◆ Directions ◆
Copy exactly the lines of the material below that run from the one containing "Answer: I*sqrt(1227786)/7 ≈ 158.29*I" through the one containing "Answer: Mul(Rational(1, 7), I, Pow(1227786, Rational(1, 2)))". Copy no other lines.

★ ★ ★ ★ ★ ★ ★

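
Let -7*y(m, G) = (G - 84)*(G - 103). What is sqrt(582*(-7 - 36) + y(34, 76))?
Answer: I*sqrt(1227786)/7 ≈ 158.29*I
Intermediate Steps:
y(m, G) = -(-103 + G)*(-84 + G)/7 (y(m, G) = -(G - 84)*(G - 103)/7 = -(-84 + G)*(-103 + G)/7 = -(-103 + G)*(-84 + G)/7)
sqrt(582*(-7 - 36) + y(34, 76)) = sqrt(582*(-7 - 36) + (-1236 - 1/7*76**2 + (187/7)*76)) = sqrt(582*(-43) + (-1236 - 1/7*5776 + 14212/7)) = sqrt(-25026 + (-1236 - 5776/7 + 14212/7)) = sqrt(-25026 - 216/7) = sqrt(-175398/7) = I*sqrt(1227786)/7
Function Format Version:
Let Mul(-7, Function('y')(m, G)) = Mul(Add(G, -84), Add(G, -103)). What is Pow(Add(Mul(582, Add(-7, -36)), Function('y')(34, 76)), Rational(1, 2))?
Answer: Mul(Rational(1, 7), I, Pow(1227786, Rational(1, 2))) ≈ Mul(158.29, I)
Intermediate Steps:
Function('y')(m, G) = Mul(Rational(-1, 7), Add(-103, G), Add(-84, G)) (Function('y')(m, G) = Mul(Rational(-1, 7), Mul(Add(G, -84), Add(G, -103))) = Mul(Rational(-1, 7), Mul(Add(-84, G), Add(-103, G))) = Mul(Rational(-1, 7), Mul(Add(-103, G), Add(-84, G))) = Mul(Rational(-1, 7), Add(-103, G), Add(-84, G)))
Pow(Add(Mul(582, Add(-7, -36)), Function('y')(34, 76)), Rational(1, 2)) = Pow(Add(Mul(582, Add(-7, -36)), Add(-1236, Mul(Rational(-1, 7), Pow(76, 2)), Mul(Rational(187, 7), 76))), Rational(1, 2)) = Pow(Add(Mul(582, -43), Add(-1236, Mul(Rational(-1, 7), 5776), Rational(14212, 7))), Rational(1, 2)) = Pow(Add(-25026, Add(-1236, Rational(-5776, 7), Rational(14212, 7))), Rational(1, 2)) = Pow(Add(-25026, Rational(-216, 7)), Rational(1, 2)) = Pow(Rational(-175398, 7), Rational(1, 2)) = Mul(Rational(1, 7), I, Pow(1227786, Rational(1, 2)))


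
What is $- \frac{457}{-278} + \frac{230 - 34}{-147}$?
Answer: $\frac{259}{834} \approx 0.31055$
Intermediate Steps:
$- \frac{457}{-278} + \frac{230 - 34}{-147} = \left(-457\right) \left(- \frac{1}{278}\right) + \left(230 - 34\right) \left(- \frac{1}{147}\right) = \frac{457}{278} + 196 \left(- \frac{1}{147}\right) = \frac{457}{278} - \frac{4}{3} = \frac{259}{834}$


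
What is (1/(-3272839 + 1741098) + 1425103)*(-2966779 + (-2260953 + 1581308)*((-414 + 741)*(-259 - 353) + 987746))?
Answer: -1168514116042333859838018/1531741 ≈ -7.6287e+17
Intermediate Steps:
(1/(-3272839 + 1741098) + 1425103)*(-2966779 + (-2260953 + 1581308)*((-414 + 741)*(-259 - 353) + 987746)) = (1/(-1531741) + 1425103)*(-2966779 - 679645*(327*(-612) + 987746)) = (-1/1531741 + 1425103)*(-2966779 - 679645*(-200124 + 987746)) = 2182888694322*(-2966779 - 679645*787622)/1531741 = 2182888694322*(-2966779 - 535303354190)/1531741 = (2182888694322/1531741)*(-535306320969) = -1168514116042333859838018/1531741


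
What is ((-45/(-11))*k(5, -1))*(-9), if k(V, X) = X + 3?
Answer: -810/11 ≈ -73.636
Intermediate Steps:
k(V, X) = 3 + X
((-45/(-11))*k(5, -1))*(-9) = ((-45/(-11))*(3 - 1))*(-9) = (-45*(-1/11)*2)*(-9) = ((45/11)*2)*(-9) = (90/11)*(-9) = -810/11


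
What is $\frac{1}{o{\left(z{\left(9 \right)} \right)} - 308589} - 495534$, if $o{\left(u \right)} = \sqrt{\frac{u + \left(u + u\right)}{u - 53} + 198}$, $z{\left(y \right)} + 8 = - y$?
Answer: $- \frac{1101060352396634912}{2221967316853} - \frac{\sqrt{973770}}{6665901950559} \approx -4.9553 \cdot 10^{5}$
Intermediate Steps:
$z{\left(y \right)} = -8 - y$
$o{\left(u \right)} = \sqrt{198 + \frac{3 u}{-53 + u}}$ ($o{\left(u \right)} = \sqrt{\frac{u + 2 u}{-53 + u} + 198} = \sqrt{\frac{3 u}{-53 + u} + 198} = \sqrt{198 + \frac{3 u}{-53 + u}}$)
$\frac{1}{o{\left(z{\left(9 \right)} \right)} - 308589} - 495534 = \frac{1}{\sqrt{3} \sqrt{\frac{-3498 + 67 \left(-8 - 9\right)}{-53 - 17}} - 308589} - 495534 = \frac{1}{\sqrt{3} \sqrt{\frac{-3498 + 67 \left(-17\right)}{-53 - 17}} - 308589} - 495534 = \frac{1}{\sqrt{3} \sqrt{\frac{-3498 - 1139}{-70}} - 308589} - 495534 = \frac{1}{\sqrt{3} \sqrt{\left(- \frac{1}{70}\right) \left(-4637\right)} - 308589} - 495534 = \frac{1}{\sqrt{3} \sqrt{\frac{4637}{70}} - 308589} - 495534 = \frac{1}{\sqrt{3} \frac{\sqrt{324590}}{70} - 308589} - 495534 = \frac{1}{\frac{\sqrt{973770}}{70} - 308589} - 495534 = \frac{1}{-308589 + \frac{\sqrt{973770}}{70}} - 495534 = -495534 + \frac{1}{-308589 + \frac{\sqrt{973770}}{70}}$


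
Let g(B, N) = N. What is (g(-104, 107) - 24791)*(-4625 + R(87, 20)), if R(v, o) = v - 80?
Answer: 113990712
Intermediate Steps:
R(v, o) = -80 + v
(g(-104, 107) - 24791)*(-4625 + R(87, 20)) = (107 - 24791)*(-4625 + (-80 + 87)) = -24684*(-4625 + 7) = -24684*(-4618) = 113990712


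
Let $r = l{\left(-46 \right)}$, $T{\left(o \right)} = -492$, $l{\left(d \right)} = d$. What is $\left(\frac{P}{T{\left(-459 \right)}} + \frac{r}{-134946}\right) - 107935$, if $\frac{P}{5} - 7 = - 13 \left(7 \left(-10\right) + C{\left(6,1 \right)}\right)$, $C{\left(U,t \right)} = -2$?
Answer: $- \frac{29133379393}{269892} \approx -1.0794 \cdot 10^{5}$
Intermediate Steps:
$r = -46$
$P = 4715$ ($P = 35 + 5 \left(- 13 \left(7 \left(-10\right) - 2\right)\right) = 35 + 5 \left(- 13 \left(-70 - 2\right)\right) = 35 + 5 \left(\left(-13\right) \left(-72\right)\right) = 35 + 5 \cdot 936 = 35 + 4680 = 4715$)
$\left(\frac{P}{T{\left(-459 \right)}} + \frac{r}{-134946}\right) - 107935 = \left(\frac{4715}{-492} - \frac{46}{-134946}\right) - 107935 = \left(4715 \left(- \frac{1}{492}\right) - - \frac{23}{67473}\right) - 107935 = \left(- \frac{115}{12} + \frac{23}{67473}\right) - 107935 = - \frac{2586373}{269892} - 107935 = - \frac{29133379393}{269892}$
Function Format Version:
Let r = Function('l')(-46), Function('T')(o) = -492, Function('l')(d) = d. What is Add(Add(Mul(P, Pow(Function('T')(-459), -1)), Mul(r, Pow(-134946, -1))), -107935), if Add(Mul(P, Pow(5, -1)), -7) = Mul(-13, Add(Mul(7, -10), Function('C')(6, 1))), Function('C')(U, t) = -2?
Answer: Rational(-29133379393, 269892) ≈ -1.0794e+5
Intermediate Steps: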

★ ★ ★ ★ ★ ★ ★

◆ Response ◆
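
Answer: I*sqrt(1227786)/7 ≈ 158.29*I
Intermediate Steps:
y(m, G) = -(-103 + G)*(-84 + G)/7 (y(m, G) = -(G - 84)*(G - 103)/7 = -(-84 + G)*(-103 + G)/7 = -(-103 + G)*(-84 + G)/7)
sqrt(582*(-7 - 36) + y(34, 76)) = sqrt(582*(-7 - 36) + (-1236 - 1/7*76**2 + (187/7)*76)) = sqrt(582*(-43) + (-1236 - 1/7*5776 + 14212/7)) = sqrt(-25026 + (-1236 - 5776/7 + 14212/7)) = sqrt(-25026 - 216/7) = sqrt(-175398/7) = I*sqrt(1227786)/7
Function Format Version:
Let Mul(-7, Function('y')(m, G)) = Mul(Add(G, -84), Add(G, -103)). What is Pow(Add(Mul(582, Add(-7, -36)), Function('y')(34, 76)), Rational(1, 2))?
Answer: Mul(Rational(1, 7), I, Pow(1227786, Rational(1, 2))) ≈ Mul(158.29, I)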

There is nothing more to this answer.